(Entries taken from a collection)
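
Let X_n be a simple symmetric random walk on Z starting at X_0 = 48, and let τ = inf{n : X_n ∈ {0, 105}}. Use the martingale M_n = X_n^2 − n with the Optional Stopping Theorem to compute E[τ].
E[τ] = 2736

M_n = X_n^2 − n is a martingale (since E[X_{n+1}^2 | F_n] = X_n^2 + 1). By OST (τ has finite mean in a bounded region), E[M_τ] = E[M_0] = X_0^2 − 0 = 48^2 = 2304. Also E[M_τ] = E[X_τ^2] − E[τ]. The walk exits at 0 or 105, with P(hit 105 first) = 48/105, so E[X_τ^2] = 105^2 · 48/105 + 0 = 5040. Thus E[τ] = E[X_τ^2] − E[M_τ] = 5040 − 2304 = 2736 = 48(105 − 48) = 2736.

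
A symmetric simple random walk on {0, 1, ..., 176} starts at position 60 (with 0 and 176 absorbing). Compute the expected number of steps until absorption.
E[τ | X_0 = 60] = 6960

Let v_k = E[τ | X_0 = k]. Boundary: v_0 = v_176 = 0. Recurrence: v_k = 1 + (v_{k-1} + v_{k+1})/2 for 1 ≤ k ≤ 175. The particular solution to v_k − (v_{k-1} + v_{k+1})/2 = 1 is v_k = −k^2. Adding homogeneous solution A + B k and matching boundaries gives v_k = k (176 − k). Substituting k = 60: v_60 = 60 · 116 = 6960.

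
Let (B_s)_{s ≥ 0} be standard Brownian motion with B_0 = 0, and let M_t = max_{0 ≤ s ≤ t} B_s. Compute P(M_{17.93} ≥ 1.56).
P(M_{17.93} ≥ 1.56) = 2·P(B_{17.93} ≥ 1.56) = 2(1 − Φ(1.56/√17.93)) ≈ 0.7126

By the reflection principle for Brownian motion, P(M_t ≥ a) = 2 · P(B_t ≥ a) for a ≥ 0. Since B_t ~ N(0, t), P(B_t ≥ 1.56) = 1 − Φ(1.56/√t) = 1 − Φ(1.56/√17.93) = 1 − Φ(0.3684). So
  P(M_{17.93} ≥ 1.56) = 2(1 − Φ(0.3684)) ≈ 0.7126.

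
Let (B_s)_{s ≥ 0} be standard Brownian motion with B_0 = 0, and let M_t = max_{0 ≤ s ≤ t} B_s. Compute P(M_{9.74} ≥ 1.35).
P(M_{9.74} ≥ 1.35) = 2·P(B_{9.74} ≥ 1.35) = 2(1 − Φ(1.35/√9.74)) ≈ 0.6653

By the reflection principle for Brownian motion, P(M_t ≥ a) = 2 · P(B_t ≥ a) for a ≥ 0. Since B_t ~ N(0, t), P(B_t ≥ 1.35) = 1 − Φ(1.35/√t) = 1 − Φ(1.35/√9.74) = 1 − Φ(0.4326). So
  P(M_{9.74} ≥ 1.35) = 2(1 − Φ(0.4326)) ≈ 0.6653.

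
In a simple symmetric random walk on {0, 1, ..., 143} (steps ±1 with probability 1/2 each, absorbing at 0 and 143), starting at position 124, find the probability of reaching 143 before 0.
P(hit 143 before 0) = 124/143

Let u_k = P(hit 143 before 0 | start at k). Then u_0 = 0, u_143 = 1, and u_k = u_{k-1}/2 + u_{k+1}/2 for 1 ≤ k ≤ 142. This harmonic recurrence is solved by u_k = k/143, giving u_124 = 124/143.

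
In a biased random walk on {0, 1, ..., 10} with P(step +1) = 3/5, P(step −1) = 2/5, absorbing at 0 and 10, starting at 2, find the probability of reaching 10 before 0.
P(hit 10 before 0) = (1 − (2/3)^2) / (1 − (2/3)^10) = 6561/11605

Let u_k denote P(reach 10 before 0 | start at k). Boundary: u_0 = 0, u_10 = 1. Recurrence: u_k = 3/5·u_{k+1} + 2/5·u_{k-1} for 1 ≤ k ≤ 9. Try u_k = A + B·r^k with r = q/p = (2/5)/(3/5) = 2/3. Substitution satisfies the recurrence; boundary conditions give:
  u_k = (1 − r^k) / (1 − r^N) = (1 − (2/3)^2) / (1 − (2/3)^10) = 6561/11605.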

What the task requires: Restate every record verbatim.

Response to this exercise:
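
Let X_n be a simple symmetric random walk on Z starting at X_0 = 48, and let τ = inf{n : X_n ∈ {0, 105}}. Use the martingale M_n = X_n^2 − n with the Optional Stopping Theorem to compute E[τ].
E[τ] = 2736

M_n = X_n^2 − n is a martingale (since E[X_{n+1}^2 | F_n] = X_n^2 + 1). By OST (τ has finite mean in a bounded region), E[M_τ] = E[M_0] = X_0^2 − 0 = 48^2 = 2304. Also E[M_τ] = E[X_τ^2] − E[τ]. The walk exits at 0 or 105, with P(hit 105 first) = 48/105, so E[X_τ^2] = 105^2 · 48/105 + 0 = 5040. Thus E[τ] = E[X_τ^2] − E[M_τ] = 5040 − 2304 = 2736 = 48(105 − 48) = 2736.

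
A symmetric simple random walk on {0, 1, ..., 176} starts at position 60 (with 0 and 176 absorbing). Compute the expected number of steps until absorption.
E[τ | X_0 = 60] = 6960

Let v_k = E[τ | X_0 = k]. Boundary: v_0 = v_176 = 0. Recurrence: v_k = 1 + (v_{k-1} + v_{k+1})/2 for 1 ≤ k ≤ 175. The particular solution to v_k − (v_{k-1} + v_{k+1})/2 = 1 is v_k = −k^2. Adding homogeneous solution A + B k and matching boundaries gives v_k = k (176 − k). Substituting k = 60: v_60 = 60 · 116 = 6960.

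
Let (B_s)_{s ≥ 0} be standard Brownian motion with B_0 = 0, and let M_t = max_{0 ≤ s ≤ t} B_s. Compute P(M_{17.93} ≥ 1.56).
P(M_{17.93} ≥ 1.56) = 2·P(B_{17.93} ≥ 1.56) = 2(1 − Φ(1.56/√17.93)) ≈ 0.7126

By the reflection principle for Brownian motion, P(M_t ≥ a) = 2 · P(B_t ≥ a) for a ≥ 0. Since B_t ~ N(0, t), P(B_t ≥ 1.56) = 1 − Φ(1.56/√t) = 1 − Φ(1.56/√17.93) = 1 − Φ(0.3684). So
  P(M_{17.93} ≥ 1.56) = 2(1 − Φ(0.3684)) ≈ 0.7126.

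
Let (B_s)_{s ≥ 0} be standard Brownian motion with B_0 = 0, and let M_t = max_{0 ≤ s ≤ t} B_s. Compute P(M_{9.74} ≥ 1.35).
P(M_{9.74} ≥ 1.35) = 2·P(B_{9.74} ≥ 1.35) = 2(1 − Φ(1.35/√9.74)) ≈ 0.6653

By the reflection principle for Brownian motion, P(M_t ≥ a) = 2 · P(B_t ≥ a) for a ≥ 0. Since B_t ~ N(0, t), P(B_t ≥ 1.35) = 1 − Φ(1.35/√t) = 1 − Φ(1.35/√9.74) = 1 − Φ(0.4326). So
  P(M_{9.74} ≥ 1.35) = 2(1 − Φ(0.4326)) ≈ 0.6653.

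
In a simple symmetric random walk on {0, 1, ..., 143} (steps ±1 with probability 1/2 each, absorbing at 0 and 143), starting at position 124, find the probability of reaching 143 before 0.
P(hit 143 before 0) = 124/143

Let u_k = P(hit 143 before 0 | start at k). Then u_0 = 0, u_143 = 1, and u_k = u_{k-1}/2 + u_{k+1}/2 for 1 ≤ k ≤ 142. This harmonic recurrence is solved by u_k = k/143, giving u_124 = 124/143.

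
In a biased random walk on {0, 1, ..., 10} with P(step +1) = 3/5, P(step −1) = 2/5, absorbing at 0 and 10, starting at 2, find the probability of reaching 10 before 0.
P(hit 10 before 0) = (1 − (2/3)^2) / (1 − (2/3)^10) = 6561/11605

Let u_k denote P(reach 10 before 0 | start at k). Boundary: u_0 = 0, u_10 = 1. Recurrence: u_k = 3/5·u_{k+1} + 2/5·u_{k-1} for 1 ≤ k ≤ 9. Try u_k = A + B·r^k with r = q/p = (2/5)/(3/5) = 2/3. Substitution satisfies the recurrence; boundary conditions give:
  u_k = (1 − r^k) / (1 − r^N) = (1 − (2/3)^2) / (1 − (2/3)^10) = 6561/11605.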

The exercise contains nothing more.